◆ PROVIDED DATA:

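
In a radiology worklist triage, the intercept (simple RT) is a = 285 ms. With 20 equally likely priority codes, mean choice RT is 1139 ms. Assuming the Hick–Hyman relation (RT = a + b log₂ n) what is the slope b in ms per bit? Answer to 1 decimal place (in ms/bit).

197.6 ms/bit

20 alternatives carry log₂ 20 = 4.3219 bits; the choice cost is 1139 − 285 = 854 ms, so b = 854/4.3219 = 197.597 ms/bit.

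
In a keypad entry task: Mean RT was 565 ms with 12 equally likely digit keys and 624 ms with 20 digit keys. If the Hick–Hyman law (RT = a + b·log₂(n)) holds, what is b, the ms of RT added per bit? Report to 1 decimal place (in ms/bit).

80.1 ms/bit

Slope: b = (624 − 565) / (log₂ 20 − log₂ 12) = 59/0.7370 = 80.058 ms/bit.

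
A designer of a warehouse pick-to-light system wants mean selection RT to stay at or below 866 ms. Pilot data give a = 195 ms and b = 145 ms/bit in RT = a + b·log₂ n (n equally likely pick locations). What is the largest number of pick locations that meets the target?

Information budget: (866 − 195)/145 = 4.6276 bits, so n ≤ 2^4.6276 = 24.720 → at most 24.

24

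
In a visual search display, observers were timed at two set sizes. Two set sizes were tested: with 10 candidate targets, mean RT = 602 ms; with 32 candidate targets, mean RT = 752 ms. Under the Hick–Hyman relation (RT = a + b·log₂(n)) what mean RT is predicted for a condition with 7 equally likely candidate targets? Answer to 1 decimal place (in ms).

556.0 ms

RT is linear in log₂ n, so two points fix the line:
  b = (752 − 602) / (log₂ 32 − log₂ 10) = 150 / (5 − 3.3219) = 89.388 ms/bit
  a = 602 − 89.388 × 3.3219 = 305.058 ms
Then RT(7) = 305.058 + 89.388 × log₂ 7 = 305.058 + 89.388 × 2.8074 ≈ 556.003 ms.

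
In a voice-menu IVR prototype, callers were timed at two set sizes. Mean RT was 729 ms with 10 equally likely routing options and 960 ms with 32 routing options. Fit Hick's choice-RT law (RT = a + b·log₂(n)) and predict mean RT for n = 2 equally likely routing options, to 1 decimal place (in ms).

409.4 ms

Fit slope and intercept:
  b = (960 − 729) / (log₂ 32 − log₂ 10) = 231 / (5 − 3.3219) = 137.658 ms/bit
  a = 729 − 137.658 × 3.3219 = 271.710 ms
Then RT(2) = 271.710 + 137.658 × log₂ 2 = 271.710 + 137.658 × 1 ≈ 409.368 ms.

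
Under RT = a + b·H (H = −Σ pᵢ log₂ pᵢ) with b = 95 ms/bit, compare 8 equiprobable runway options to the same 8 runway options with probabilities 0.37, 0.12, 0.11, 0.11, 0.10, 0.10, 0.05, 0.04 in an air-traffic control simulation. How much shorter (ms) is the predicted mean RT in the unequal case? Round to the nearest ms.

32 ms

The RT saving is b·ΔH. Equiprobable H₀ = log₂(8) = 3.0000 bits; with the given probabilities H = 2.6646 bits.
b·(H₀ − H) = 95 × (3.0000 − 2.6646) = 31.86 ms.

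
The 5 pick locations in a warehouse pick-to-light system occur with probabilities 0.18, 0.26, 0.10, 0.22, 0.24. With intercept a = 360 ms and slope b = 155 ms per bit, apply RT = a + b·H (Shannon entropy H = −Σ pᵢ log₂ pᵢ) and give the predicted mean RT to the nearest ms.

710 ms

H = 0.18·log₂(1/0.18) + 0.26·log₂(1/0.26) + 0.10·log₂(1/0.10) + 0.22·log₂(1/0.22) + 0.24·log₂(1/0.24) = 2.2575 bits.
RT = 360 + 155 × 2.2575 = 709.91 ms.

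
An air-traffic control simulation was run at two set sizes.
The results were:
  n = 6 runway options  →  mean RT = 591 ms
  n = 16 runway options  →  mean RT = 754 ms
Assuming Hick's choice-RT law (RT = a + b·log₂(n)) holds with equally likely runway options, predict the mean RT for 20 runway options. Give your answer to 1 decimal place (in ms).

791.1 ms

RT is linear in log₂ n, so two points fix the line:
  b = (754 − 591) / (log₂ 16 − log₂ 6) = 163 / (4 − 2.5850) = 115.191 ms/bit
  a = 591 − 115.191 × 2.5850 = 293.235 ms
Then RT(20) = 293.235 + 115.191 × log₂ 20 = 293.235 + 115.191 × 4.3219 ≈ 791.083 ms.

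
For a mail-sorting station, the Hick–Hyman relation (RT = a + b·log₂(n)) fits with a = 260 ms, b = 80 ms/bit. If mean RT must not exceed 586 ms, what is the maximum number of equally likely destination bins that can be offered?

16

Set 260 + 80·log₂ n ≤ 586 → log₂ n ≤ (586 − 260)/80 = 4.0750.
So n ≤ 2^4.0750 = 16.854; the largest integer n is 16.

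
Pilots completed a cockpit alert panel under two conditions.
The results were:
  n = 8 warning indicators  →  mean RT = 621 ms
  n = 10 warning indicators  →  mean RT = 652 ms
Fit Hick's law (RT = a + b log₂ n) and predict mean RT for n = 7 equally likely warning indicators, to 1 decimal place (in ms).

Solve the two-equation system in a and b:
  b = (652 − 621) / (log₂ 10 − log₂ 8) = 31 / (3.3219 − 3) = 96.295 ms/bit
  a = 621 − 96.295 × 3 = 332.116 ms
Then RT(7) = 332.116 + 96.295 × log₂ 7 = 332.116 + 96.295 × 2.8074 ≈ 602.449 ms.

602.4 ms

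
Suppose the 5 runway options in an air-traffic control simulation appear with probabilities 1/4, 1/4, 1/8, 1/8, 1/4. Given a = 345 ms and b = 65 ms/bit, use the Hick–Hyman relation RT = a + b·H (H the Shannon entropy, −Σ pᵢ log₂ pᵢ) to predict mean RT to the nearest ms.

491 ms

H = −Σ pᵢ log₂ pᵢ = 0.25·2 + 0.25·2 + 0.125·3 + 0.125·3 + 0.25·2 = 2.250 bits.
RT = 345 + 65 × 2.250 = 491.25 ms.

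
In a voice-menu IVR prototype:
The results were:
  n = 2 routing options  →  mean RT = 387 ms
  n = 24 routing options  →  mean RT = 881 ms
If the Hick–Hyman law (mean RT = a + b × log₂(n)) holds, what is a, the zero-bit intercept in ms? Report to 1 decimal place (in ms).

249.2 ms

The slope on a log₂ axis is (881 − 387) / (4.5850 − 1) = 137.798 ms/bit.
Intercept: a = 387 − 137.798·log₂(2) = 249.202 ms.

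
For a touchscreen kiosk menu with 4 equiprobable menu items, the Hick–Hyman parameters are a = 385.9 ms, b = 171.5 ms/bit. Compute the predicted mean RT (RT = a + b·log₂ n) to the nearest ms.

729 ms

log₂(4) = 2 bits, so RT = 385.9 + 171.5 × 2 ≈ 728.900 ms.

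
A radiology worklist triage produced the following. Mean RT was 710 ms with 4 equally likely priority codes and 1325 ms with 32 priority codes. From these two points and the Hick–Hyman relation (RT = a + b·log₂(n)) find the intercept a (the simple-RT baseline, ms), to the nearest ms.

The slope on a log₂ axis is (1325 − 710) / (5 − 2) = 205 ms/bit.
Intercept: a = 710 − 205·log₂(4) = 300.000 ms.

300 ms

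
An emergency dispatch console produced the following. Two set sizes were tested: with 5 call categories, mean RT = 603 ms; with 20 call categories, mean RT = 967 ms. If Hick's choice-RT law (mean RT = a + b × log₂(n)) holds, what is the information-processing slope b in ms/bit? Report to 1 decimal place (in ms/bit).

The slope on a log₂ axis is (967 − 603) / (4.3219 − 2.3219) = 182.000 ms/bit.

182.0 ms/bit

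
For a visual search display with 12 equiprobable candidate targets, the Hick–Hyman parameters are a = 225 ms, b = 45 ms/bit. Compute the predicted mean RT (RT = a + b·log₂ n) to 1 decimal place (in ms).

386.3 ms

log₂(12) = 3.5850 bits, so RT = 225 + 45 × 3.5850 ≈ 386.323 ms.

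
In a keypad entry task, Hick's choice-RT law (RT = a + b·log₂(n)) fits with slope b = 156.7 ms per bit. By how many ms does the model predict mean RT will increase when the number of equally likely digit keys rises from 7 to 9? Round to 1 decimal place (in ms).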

* * *

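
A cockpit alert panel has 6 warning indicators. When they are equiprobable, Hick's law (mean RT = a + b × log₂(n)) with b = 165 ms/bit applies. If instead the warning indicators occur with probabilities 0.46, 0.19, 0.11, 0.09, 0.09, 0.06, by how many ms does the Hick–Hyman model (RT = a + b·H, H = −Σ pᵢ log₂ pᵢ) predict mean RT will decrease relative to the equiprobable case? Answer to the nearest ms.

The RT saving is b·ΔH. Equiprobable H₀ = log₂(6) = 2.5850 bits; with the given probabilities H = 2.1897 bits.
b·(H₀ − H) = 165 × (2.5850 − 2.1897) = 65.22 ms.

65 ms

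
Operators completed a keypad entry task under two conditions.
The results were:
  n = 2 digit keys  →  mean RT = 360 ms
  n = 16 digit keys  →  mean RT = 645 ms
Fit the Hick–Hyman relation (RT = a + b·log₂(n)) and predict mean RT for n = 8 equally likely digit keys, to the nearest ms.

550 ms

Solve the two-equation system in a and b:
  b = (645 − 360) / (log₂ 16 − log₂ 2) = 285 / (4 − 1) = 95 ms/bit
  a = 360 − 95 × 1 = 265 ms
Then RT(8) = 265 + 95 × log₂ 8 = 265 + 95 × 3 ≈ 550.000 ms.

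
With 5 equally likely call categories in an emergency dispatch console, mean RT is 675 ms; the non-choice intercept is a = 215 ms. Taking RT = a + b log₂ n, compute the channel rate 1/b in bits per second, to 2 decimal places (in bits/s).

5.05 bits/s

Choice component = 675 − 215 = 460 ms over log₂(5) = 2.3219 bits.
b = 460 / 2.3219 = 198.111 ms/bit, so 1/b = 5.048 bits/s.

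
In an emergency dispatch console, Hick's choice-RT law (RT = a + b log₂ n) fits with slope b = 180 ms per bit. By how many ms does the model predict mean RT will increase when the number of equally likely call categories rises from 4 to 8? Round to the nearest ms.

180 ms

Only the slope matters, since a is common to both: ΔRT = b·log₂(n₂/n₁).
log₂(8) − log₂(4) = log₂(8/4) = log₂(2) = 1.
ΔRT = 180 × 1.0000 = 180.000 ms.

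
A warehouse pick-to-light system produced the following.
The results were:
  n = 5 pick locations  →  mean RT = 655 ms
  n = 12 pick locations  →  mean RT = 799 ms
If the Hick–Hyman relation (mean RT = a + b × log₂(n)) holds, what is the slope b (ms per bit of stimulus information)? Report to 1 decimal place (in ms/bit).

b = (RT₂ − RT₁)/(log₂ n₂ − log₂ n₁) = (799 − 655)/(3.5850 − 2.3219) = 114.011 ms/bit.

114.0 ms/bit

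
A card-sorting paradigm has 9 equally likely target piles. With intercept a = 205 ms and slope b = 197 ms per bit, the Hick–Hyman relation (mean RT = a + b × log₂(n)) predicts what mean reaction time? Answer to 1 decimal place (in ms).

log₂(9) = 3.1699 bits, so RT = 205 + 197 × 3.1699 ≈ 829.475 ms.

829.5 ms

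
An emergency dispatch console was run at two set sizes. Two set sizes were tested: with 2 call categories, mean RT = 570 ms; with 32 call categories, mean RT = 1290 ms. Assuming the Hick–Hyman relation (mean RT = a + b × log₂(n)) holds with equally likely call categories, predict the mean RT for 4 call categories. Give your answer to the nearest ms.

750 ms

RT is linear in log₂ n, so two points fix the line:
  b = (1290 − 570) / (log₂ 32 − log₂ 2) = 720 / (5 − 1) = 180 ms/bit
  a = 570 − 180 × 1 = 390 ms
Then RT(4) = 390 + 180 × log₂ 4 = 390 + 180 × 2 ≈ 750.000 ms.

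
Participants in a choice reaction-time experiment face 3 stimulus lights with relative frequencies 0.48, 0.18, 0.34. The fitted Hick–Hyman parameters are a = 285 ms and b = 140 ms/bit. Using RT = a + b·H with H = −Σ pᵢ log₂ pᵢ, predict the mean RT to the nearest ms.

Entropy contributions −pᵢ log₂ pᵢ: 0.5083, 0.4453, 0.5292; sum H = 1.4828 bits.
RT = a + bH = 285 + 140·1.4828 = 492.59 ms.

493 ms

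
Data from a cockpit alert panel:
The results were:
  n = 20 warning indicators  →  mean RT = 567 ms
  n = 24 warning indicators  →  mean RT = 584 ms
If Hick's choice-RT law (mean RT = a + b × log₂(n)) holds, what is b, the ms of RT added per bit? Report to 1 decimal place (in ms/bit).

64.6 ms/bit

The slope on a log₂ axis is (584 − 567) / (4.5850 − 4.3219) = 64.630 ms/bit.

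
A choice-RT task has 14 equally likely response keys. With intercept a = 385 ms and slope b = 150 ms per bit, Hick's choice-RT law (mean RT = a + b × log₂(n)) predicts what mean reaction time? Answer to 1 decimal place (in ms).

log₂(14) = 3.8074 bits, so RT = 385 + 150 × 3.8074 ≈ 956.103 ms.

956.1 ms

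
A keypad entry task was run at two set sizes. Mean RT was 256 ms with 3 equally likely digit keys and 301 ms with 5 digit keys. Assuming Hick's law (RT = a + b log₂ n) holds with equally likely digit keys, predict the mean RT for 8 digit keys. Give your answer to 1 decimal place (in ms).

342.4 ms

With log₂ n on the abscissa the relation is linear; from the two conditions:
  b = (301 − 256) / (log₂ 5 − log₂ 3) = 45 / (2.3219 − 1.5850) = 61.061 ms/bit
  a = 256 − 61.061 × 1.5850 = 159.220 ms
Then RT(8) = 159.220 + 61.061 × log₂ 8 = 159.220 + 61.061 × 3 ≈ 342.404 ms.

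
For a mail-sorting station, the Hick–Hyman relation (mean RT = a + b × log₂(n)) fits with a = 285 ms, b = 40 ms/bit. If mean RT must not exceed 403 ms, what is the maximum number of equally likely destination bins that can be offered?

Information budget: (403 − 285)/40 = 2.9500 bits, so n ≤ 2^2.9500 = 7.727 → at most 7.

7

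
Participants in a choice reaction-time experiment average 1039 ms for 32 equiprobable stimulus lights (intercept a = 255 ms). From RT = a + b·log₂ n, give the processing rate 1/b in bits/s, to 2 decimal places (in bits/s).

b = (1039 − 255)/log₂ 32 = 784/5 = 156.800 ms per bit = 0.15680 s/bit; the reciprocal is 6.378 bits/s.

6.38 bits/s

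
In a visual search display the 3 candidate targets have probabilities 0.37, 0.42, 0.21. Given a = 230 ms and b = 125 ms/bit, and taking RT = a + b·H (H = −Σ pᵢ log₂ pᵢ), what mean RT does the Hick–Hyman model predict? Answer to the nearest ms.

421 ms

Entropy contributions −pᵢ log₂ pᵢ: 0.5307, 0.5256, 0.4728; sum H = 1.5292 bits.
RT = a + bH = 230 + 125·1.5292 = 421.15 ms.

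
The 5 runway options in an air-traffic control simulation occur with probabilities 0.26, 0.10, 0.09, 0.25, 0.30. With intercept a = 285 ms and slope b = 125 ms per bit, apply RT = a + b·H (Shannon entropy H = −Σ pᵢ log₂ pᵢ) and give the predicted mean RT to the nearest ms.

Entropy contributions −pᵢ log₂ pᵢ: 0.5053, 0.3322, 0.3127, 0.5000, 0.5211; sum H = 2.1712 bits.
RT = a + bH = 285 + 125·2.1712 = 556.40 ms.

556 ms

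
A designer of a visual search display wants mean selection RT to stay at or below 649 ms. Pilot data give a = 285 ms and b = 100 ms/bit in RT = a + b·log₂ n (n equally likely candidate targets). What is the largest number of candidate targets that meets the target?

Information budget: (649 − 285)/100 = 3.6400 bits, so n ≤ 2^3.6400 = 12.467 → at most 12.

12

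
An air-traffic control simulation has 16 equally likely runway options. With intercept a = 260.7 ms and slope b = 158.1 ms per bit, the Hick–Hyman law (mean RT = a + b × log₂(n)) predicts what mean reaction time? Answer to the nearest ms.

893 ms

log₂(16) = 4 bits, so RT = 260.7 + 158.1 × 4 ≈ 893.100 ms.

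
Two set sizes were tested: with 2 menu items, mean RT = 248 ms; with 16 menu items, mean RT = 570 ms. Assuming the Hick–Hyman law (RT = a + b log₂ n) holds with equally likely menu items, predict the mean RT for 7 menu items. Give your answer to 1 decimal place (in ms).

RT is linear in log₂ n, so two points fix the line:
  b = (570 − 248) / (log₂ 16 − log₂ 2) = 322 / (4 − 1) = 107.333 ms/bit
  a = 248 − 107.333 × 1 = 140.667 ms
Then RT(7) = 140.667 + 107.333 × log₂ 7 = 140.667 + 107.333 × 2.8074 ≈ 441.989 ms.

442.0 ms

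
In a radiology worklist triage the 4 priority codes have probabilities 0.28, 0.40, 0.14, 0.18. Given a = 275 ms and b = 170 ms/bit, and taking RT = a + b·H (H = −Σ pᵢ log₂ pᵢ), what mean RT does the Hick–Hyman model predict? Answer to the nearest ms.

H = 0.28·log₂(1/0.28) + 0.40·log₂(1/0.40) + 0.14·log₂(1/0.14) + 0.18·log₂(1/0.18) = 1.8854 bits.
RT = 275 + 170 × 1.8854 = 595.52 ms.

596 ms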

◆ EXERCISE PROMPT:
Among the records above, find the lines where the word "completed" appears and copy them.

◆ REPLY:
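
Pilots completed a cockpit alert panel under two conditions.
Operators completed a keypad entry task under two conditions.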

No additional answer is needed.